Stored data
------------------------------------------------------------------------
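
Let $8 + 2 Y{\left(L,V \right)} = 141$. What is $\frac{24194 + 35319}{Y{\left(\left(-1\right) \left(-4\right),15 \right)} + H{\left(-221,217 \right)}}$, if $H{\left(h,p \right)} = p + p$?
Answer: $\frac{119026}{1001} \approx 118.91$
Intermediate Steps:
$Y{\left(L,V \right)} = \frac{133}{2}$ ($Y{\left(L,V \right)} = -4 + \frac{1}{2} \cdot 141 = -4 + \frac{141}{2} = \frac{133}{2}$)
$H{\left(h,p \right)} = 2 p$
$\frac{24194 + 35319}{Y{\left(\left(-1\right) \left(-4\right),15 \right)} + H{\left(-221,217 \right)}} = \frac{24194 + 35319}{\frac{133}{2} + 2 \cdot 217} = \frac{59513}{\frac{133}{2} + 434} = \frac{59513}{\frac{1001}{2}} = 59513 \cdot \frac{2}{1001} = \frac{119026}{1001}$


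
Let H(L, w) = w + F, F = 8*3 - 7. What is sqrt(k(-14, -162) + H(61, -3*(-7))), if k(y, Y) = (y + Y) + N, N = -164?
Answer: I*sqrt(302) ≈ 17.378*I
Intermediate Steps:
k(y, Y) = -164 + Y + y (k(y, Y) = (y + Y) - 164 = (Y + y) - 164 = -164 + Y + y)
F = 17 (F = 24 - 7 = 17)
H(L, w) = 17 + w (H(L, w) = w + 17 = 17 + w)
sqrt(k(-14, -162) + H(61, -3*(-7))) = sqrt((-164 - 162 - 14) + (17 - 3*(-7))) = sqrt(-340 + (17 + 21)) = sqrt(-340 + 38) = sqrt(-302) = I*sqrt(302)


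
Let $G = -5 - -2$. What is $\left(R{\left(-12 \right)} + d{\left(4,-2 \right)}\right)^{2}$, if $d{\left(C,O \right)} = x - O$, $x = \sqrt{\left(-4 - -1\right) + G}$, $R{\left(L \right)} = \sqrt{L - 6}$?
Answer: $\left(2 + i \sqrt{6} + 3 i \sqrt{2}\right)^{2} \approx -40.785 + 26.769 i$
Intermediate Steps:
$G = -3$ ($G = -5 + 2 = -3$)
$R{\left(L \right)} = \sqrt{-6 + L}$
$x = i \sqrt{6}$ ($x = \sqrt{\left(-4 - -1\right) - 3} = \sqrt{\left(-4 + 1\right) - 3} = \sqrt{-3 - 3} = \sqrt{-6} = i \sqrt{6} \approx 2.4495 i$)
$d{\left(C,O \right)} = - O + i \sqrt{6}$ ($d{\left(C,O \right)} = i \sqrt{6} - O = - O + i \sqrt{6}$)
$\left(R{\left(-12 \right)} + d{\left(4,-2 \right)}\right)^{2} = \left(\sqrt{-6 - 12} + \left(\left(-1\right) \left(-2\right) + i \sqrt{6}\right)\right)^{2} = \left(\sqrt{-18} + \left(2 + i \sqrt{6}\right)\right)^{2} = \left(3 i \sqrt{2} + \left(2 + i \sqrt{6}\right)\right)^{2} = \left(2 + i \sqrt{6} + 3 i \sqrt{2}\right)^{2}$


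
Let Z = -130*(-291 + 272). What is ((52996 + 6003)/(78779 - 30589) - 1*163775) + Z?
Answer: -7773228951/48190 ≈ -1.6130e+5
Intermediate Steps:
Z = 2470 (Z = -130*(-19) = 2470)
((52996 + 6003)/(78779 - 30589) - 1*163775) + Z = ((52996 + 6003)/(78779 - 30589) - 1*163775) + 2470 = (58999/48190 - 163775) + 2470 = -7892258251/48190 + 2470 = -7773228951/48190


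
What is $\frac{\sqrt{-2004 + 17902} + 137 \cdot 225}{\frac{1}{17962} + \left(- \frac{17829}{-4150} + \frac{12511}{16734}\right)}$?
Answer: $\frac{9612705723941250}{1572909897733} + \frac{311847712050 \sqrt{15898}}{1572909897733} \approx 6136.4$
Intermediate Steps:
$\frac{\sqrt{-2004 + 17902} + 137 \cdot 225}{\frac{1}{17962} + \left(- \frac{17829}{-4150} + \frac{12511}{16734}\right)} = \frac{\sqrt{15898} + 30825}{\frac{1}{17962} + \left(\left(-17829\right) \left(- \frac{1}{4150}\right) + 12511 \cdot \frac{1}{16734}\right)} = \frac{30825 + \sqrt{15898}}{\frac{1}{17962} + \left(\frac{17829}{4150} + \frac{12511}{16734}\right)} = \frac{30825 + \sqrt{15898}}{\frac{1}{17962} + \frac{87567784}{17361525}} = \frac{30825 + \sqrt{15898}}{\frac{1572909897733}{311847712050}} = \left(30825 + \sqrt{15898}\right) \frac{311847712050}{1572909897733} = \frac{9612705723941250}{1572909897733} + \frac{311847712050 \sqrt{15898}}{1572909897733}$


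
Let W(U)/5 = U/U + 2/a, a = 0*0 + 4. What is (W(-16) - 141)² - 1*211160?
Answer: -773351/4 ≈ -1.9334e+5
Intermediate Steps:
a = 4 (a = 0 + 4 = 4)
W(U) = 15/2 (W(U) = 5*(U/U + 2/4) = 5*(1 + 2*(¼)) = 5*(1 + ½) = 5*(3/2) = 15/2)
(W(-16) - 141)² - 1*211160 = (15/2 - 141)² - 1*211160 = (-267/2)² - 211160 = 71289/4 - 211160 = -773351/4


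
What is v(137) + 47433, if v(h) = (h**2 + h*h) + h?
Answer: 85108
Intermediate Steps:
v(h) = h + 2*h**2 (v(h) = (h**2 + h**2) + h = 2*h**2 + h = h + 2*h**2)
v(137) + 47433 = 137*(1 + 2*137) + 47433 = 137*(1 + 274) + 47433 = 137*275 + 47433 = 37675 + 47433 = 85108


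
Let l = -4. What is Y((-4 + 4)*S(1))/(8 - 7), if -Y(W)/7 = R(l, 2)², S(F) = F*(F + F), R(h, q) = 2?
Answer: -28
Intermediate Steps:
S(F) = 2*F² (S(F) = F*(2*F) = 2*F²)
Y(W) = -28 (Y(W) = -7*2² = -7*4 = -28)
Y((-4 + 4)*S(1))/(8 - 7) = -28/(8 - 7) = -28/1 = 1*(-28) = -28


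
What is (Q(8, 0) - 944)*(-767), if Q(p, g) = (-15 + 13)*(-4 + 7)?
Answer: 728650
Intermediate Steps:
Q(p, g) = -6 (Q(p, g) = -2*3 = -6)
(Q(8, 0) - 944)*(-767) = (-6 - 944)*(-767) = -950*(-767) = 728650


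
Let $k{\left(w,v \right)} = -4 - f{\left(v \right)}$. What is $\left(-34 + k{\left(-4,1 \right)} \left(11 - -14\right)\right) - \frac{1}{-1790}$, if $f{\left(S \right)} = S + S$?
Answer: $- \frac{329359}{1790} \approx -184.0$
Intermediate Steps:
$f{\left(S \right)} = 2 S$
$k{\left(w,v \right)} = -4 - 2 v$
$\left(-34 + k{\left(-4,1 \right)} \left(11 - -14\right)\right) - \frac{1}{-1790} = \left(-34 + \left(-4 - 2\right) \left(11 - -14\right)\right) - \frac{1}{-1790} = \left(-34 + \left(-4 - 2\right) \left(11 + 14\right)\right) - - \frac{1}{1790} = \left(-34 - 150\right) + \frac{1}{1790} = -184 + \frac{1}{1790} = - \frac{329359}{1790}$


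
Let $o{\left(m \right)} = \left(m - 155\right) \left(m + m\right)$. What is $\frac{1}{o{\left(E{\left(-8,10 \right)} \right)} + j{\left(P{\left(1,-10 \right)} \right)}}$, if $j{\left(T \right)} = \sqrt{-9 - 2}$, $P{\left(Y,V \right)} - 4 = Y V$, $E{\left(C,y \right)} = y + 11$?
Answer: $- \frac{5628}{31674395} - \frac{i \sqrt{11}}{31674395} \approx -0.00017768 - 1.0471 \cdot 10^{-7} i$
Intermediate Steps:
$E{\left(C,y \right)} = 11 + y$
$P{\left(Y,V \right)} = 4 + V Y$ ($P{\left(Y,V \right)} = 4 + Y V = 4 + V Y$)
$j{\left(T \right)} = i \sqrt{11}$ ($j{\left(T \right)} = \sqrt{-11} = i \sqrt{11}$)
$o{\left(m \right)} = 2 m \left(-155 + m\right)$ ($o{\left(m \right)} = \left(-155 + m\right) 2 m = 2 m \left(-155 + m\right)$)
$\frac{1}{o{\left(E{\left(-8,10 \right)} \right)} + j{\left(P{\left(1,-10 \right)} \right)}} = \frac{1}{2 \left(11 + 10\right) \left(-155 + \left(11 + 10\right)\right) + i \sqrt{11}} = \frac{1}{2 \cdot 21 \left(-155 + 21\right) + i \sqrt{11}} = \frac{1}{2 \cdot 21 \left(-134\right) + i \sqrt{11}} = \frac{1}{-5628 + i \sqrt{11}}$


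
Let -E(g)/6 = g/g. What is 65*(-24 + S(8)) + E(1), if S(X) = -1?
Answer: -1631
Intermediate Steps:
E(g) = -6 (E(g) = -6*g/g = -6*1 = -6)
65*(-24 + S(8)) + E(1) = 65*(-24 - 1) - 6 = 65*(-25) - 6 = -1625 - 6 = -1631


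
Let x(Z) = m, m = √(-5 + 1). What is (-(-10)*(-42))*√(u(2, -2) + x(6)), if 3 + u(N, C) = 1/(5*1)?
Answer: -84*√(-70 + 50*I) ≈ -237.76 - 741.92*I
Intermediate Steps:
u(N, C) = -14/5 (u(N, C) = -3 + 1/(5*1) = -3 + (⅕)*1 = -3 + ⅕ = -14/5)
m = 2*I (m = √(-4) = 2*I ≈ 2.0*I)
x(Z) = 2*I
(-(-10)*(-42))*√(u(2, -2) + x(6)) = (-(-10)*(-42))*√(-14/5 + 2*I) = (-10*42)*√(-14/5 + 2*I) = -420*√(-14/5 + 2*I)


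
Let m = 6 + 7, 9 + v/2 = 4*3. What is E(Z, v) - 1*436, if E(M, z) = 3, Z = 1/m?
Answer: -433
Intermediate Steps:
v = 6 (v = -18 + 2*(4*3) = -18 + 2*12 = -18 + 24 = 6)
m = 13
Z = 1/13 ≈ 0.076923
E(Z, v) - 1*436 = 3 - 1*436 = 3 - 436 = -433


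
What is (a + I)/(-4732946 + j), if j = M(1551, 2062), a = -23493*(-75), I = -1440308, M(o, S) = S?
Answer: -321667/4730884 ≈ -0.067993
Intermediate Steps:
a = 1761975
j = 2062
(a + I)/(-4732946 + j) = (1761975 - 1440308)/(-4732946 + 2062) = 321667/(-4730884) = 321667*(-1/4730884) = -321667/4730884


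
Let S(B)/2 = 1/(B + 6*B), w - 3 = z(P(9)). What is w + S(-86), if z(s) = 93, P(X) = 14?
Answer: 28895/301 ≈ 95.997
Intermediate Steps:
w = 96 (w = 3 + 93 = 96)
S(B) = 2/(7*B) (S(B) = 2/(B + 6*B) = 2/((7*B)) = 2*(1/(7*B)) = 2/(7*B))
w + S(-86) = 96 + (2/7)/(-86) = 96 + (2/7)*(-1/86) = 96 - 1/301 = 28895/301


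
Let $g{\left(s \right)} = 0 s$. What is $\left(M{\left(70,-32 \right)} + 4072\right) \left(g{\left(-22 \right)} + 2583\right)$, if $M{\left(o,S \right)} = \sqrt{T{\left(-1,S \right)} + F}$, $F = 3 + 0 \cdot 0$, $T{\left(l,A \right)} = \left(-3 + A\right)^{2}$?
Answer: $10517976 + 5166 \sqrt{307} \approx 1.0608 \cdot 10^{7}$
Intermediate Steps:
$F = 3$ ($F = 3 + 0 = 3$)
$M{\left(o,S \right)} = \sqrt{3 + \left(-3 + S\right)^{2}}$ ($M{\left(o,S \right)} = \sqrt{\left(-3 + S\right)^{2} + 3} = \sqrt{3 + \left(-3 + S\right)^{2}}$)
$g{\left(s \right)} = 0$
$\left(M{\left(70,-32 \right)} + 4072\right) \left(g{\left(-22 \right)} + 2583\right) = \left(\sqrt{3 + \left(-3 - 32\right)^{2}} + 4072\right) \left(0 + 2583\right) = \left(\sqrt{3 + \left(-35\right)^{2}} + 4072\right) 2583 = \left(\sqrt{3 + 1225} + 4072\right) 2583 = \left(\sqrt{1228} + 4072\right) 2583 = \left(2 \sqrt{307} + 4072\right) 2583 = \left(4072 + 2 \sqrt{307}\right) 2583 = 10517976 + 5166 \sqrt{307}$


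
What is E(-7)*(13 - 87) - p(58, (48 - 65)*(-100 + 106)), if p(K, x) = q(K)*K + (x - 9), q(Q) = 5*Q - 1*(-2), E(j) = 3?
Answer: -17047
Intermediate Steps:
q(Q) = 2 + 5*Q (q(Q) = 5*Q + 2 = 2 + 5*Q)
p(K, x) = -9 + x + K*(2 + 5*K) (p(K, x) = (2 + 5*K)*K + (x - 9) = K*(2 + 5*K) + (-9 + x) = -9 + x + K*(2 + 5*K))
E(-7)*(13 - 87) - p(58, (48 - 65)*(-100 + 106)) = 3*(13 - 87) - (-9 + (48 - 65)*(-100 + 106) + 58*(2 + 5*58)) = 3*(-74) - (-9 - 17*6 + 58*(2 + 290)) = -222 - (-9 - 102 + 58*292) = -222 - (-9 - 102 + 16936) = -222 - 1*16825 = -222 - 16825 = -17047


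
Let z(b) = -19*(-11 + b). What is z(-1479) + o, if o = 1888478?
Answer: 1916788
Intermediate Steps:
z(b) = 209 - 19*b
z(-1479) + o = (209 - 19*(-1479)) + 1888478 = (209 + 28101) + 1888478 = 28310 + 1888478 = 1916788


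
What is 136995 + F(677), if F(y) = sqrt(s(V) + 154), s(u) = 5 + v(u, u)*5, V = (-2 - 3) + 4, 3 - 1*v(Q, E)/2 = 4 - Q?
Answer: 136995 + sqrt(139) ≈ 1.3701e+5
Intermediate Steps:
v(Q, E) = -2 + 2*Q (v(Q, E) = 6 - 2*(4 - Q) = 6 + (-8 + 2*Q) = -2 + 2*Q)
V = -1 (V = -5 + 4 = -1)
s(u) = -5 + 10*u (s(u) = 5 + (-2 + 2*u)*5 = 5 + (-10 + 10*u) = -5 + 10*u)
F(y) = sqrt(139) (F(y) = sqrt((-5 + 10*(-1)) + 154) = sqrt((-5 - 10) + 154) = sqrt(-15 + 154) = sqrt(139))
136995 + F(677) = 136995 + sqrt(139)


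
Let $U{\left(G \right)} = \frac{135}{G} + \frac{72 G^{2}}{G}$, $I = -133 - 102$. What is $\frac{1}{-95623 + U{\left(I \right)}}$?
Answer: $- \frac{47}{5289548} \approx -8.8854 \cdot 10^{-6}$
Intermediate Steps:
$I = -235$ ($I = -133 - 102 = -235$)
$U{\left(G \right)} = 72 G + \frac{135}{G}$ ($U{\left(G \right)} = \frac{135}{G} + 72 G = 72 G + \frac{135}{G}$)
$\frac{1}{-95623 + U{\left(I \right)}} = \frac{1}{-95623 + \left(72 \left(-235\right) + \frac{135}{-235}\right)} = \frac{1}{-95623 + \left(-16920 + 135 \left(- \frac{1}{235}\right)\right)} = \frac{1}{-95623 - \frac{795267}{47}} = \frac{1}{- \frac{5289548}{47}} = - \frac{47}{5289548}$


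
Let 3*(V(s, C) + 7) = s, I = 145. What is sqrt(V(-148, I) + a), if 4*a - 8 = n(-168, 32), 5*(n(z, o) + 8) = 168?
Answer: I*sqrt(10785)/15 ≈ 6.9234*I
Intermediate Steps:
n(z, o) = 128/5 (n(z, o) = -8 + (1/5)*168 = -8 + 168/5 = 128/5)
a = 42/5 (a = 2 + (1/4)*(128/5) = 2 + 32/5 = 42/5 ≈ 8.4000)
V(s, C) = -7 + s/3
sqrt(V(-148, I) + a) = sqrt((-7 + (1/3)*(-148)) + 42/5) = sqrt((-7 - 148/3) + 42/5) = sqrt(-169/3 + 42/5) = sqrt(-719/15) = I*sqrt(10785)/15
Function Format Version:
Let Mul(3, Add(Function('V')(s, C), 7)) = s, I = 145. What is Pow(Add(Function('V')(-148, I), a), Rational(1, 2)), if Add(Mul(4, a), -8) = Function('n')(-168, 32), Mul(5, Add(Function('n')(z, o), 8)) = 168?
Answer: Mul(Rational(1, 15), I, Pow(10785, Rational(1, 2))) ≈ Mul(6.9234, I)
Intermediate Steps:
Function('n')(z, o) = Rational(128, 5) (Function('n')(z, o) = Add(-8, Mul(Rational(1, 5), 168)) = Add(-8, Rational(168, 5)) = Rational(128, 5))
a = Rational(42, 5) (a = Add(2, Mul(Rational(1, 4), Rational(128, 5))) = Add(2, Rational(32, 5)) = Rational(42, 5) ≈ 8.4000)
Function('V')(s, C) = Add(-7, Mul(Rational(1, 3), s))
Pow(Add(Function('V')(-148, I), a), Rational(1, 2)) = Pow(Add(Add(-7, Mul(Rational(1, 3), -148)), Rational(42, 5)), Rational(1, 2)) = Pow(Add(Add(-7, Rational(-148, 3)), Rational(42, 5)), Rational(1, 2)) = Pow(Add(Rational(-169, 3), Rational(42, 5)), Rational(1, 2)) = Pow(Rational(-719, 15), Rational(1, 2)) = Mul(Rational(1, 15), I, Pow(10785, Rational(1, 2)))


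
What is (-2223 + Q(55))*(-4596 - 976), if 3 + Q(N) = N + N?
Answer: 11790352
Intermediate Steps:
Q(N) = -3 + 2*N (Q(N) = -3 + (N + N) = -3 + 2*N)
(-2223 + Q(55))*(-4596 - 976) = (-2223 + (-3 + 2*55))*(-4596 - 976) = (-2223 + (-3 + 110))*(-5572) = (-2223 + 107)*(-5572) = -2116*(-5572) = 11790352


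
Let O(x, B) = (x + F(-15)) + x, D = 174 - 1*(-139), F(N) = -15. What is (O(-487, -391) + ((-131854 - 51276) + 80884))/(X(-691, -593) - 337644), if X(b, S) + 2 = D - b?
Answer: 103235/336642 ≈ 0.30666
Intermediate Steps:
D = 313 (D = 174 + 139 = 313)
X(b, S) = 311 - b (X(b, S) = -2 + (313 - b) = 311 - b)
O(x, B) = -15 + 2*x (O(x, B) = (x - 15) + x = (-15 + x) + x = -15 + 2*x)
(O(-487, -391) + ((-131854 - 51276) + 80884))/(X(-691, -593) - 337644) = ((-15 + 2*(-487)) + ((-131854 - 51276) + 80884))/((311 - 1*(-691)) - 337644) = ((-15 - 974) + (-183130 + 80884))/((311 + 691) - 337644) = (-989 - 102246)/(1002 - 337644) = -103235/(-336642) = -103235*(-1/336642) = 103235/336642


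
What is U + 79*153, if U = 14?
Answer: 12101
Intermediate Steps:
U + 79*153 = 14 + 79*153 = 14 + 12087 = 12101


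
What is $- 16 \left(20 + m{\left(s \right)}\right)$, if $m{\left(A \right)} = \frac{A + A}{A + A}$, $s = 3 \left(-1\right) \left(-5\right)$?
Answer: $-336$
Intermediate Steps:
$s = 15$ ($s = \left(-3\right) \left(-5\right) = 15$)
$m{\left(A \right)} = 1$ ($m{\left(A \right)} = \frac{2 A}{2 A} = 2 A \frac{1}{2 A} = 1$)
$- 16 \left(20 + m{\left(s \right)}\right) = - 16 \left(20 + 1\right) = \left(-16\right) 21 = -336$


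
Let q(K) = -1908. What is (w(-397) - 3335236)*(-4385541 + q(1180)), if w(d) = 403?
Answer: 14631409711017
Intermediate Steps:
(w(-397) - 3335236)*(-4385541 + q(1180)) = (403 - 3335236)*(-4385541 - 1908) = -3334833*(-4387449) = 14631409711017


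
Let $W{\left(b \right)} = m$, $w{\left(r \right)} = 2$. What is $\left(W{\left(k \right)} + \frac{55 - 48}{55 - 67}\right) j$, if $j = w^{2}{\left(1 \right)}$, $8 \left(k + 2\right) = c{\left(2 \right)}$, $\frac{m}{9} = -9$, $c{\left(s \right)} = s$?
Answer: $- \frac{979}{3} \approx -326.33$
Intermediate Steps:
$m = -81$ ($m = 9 \left(-9\right) = -81$)
$k = - \frac{7}{4}$ ($k = -2 + \frac{1}{8} \cdot 2 = -2 + \frac{1}{4} = - \frac{7}{4} \approx -1.75$)
$W{\left(b \right)} = -81$
$j = 4$ ($j = 2^{2} = 4$)
$\left(W{\left(k \right)} + \frac{55 - 48}{55 - 67}\right) j = \left(-81 + \frac{55 - 48}{55 - 67}\right) 4 = \left(-81 + \frac{7}{-12}\right) 4 = \left(-81 + 7 \left(- \frac{1}{12}\right)\right) 4 = \left(-81 - \frac{7}{12}\right) 4 = \left(- \frac{979}{12}\right) 4 = - \frac{979}{3}$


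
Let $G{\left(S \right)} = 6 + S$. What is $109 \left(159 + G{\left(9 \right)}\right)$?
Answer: $18966$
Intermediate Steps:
$109 \left(159 + G{\left(9 \right)}\right) = 109 \left(159 + \left(6 + 9\right)\right) = 109 \left(159 + 15\right) = 109 \cdot 174 = 18966$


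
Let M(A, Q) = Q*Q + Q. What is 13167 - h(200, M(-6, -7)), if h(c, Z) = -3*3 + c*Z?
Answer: 4776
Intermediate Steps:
M(A, Q) = Q + Q² (M(A, Q) = Q² + Q = Q + Q²)
h(c, Z) = -9 + Z*c
13167 - h(200, M(-6, -7)) = 13167 - (-9 - 7*(1 - 7)*200) = 13167 - (-9 - 7*(-6)*200) = 13167 - (-9 + 42*200) = 13167 - (-9 + 8400) = 13167 - 1*8391 = 13167 - 8391 = 4776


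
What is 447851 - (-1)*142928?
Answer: 590779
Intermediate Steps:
447851 - (-1)*142928 = 447851 - 1*(-142928) = 447851 + 142928 = 590779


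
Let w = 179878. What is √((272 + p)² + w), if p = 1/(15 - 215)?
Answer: √10154371201/200 ≈ 503.84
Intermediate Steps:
p = -1/200 (p = 1/(-200) = -1/200 ≈ -0.0050000)
√((272 + p)² + w) = √((272 - 1/200)² + 179878) = √((54399/200)² + 179878) = √(2959251201/40000 + 179878) = √(10154371201/40000) = √10154371201/200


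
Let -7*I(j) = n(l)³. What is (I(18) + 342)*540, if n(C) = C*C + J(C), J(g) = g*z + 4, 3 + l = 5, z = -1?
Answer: 1176120/7 ≈ 1.6802e+5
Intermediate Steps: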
------------------------------------------------------------------------
What you have to do
Could you reproduce, exactly, every line above from the line with "Answer: -321667/4730884 ≈ -0.067993" to the line with "Answer: 28895/301 ≈ 95.997", and no other line? Both ends count.

Response
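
Answer: -321667/4730884 ≈ -0.067993
Intermediate Steps:
a = 1761975
j = 2062
(a + I)/(-4732946 + j) = (1761975 - 1440308)/(-4732946 + 2062) = 321667/(-4730884) = 321667*(-1/4730884) = -321667/4730884


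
Let S(B)/2 = 1/(B + 6*B), w - 3 = z(P(9)). What is w + S(-86), if z(s) = 93, P(X) = 14?
Answer: 28895/301 ≈ 95.997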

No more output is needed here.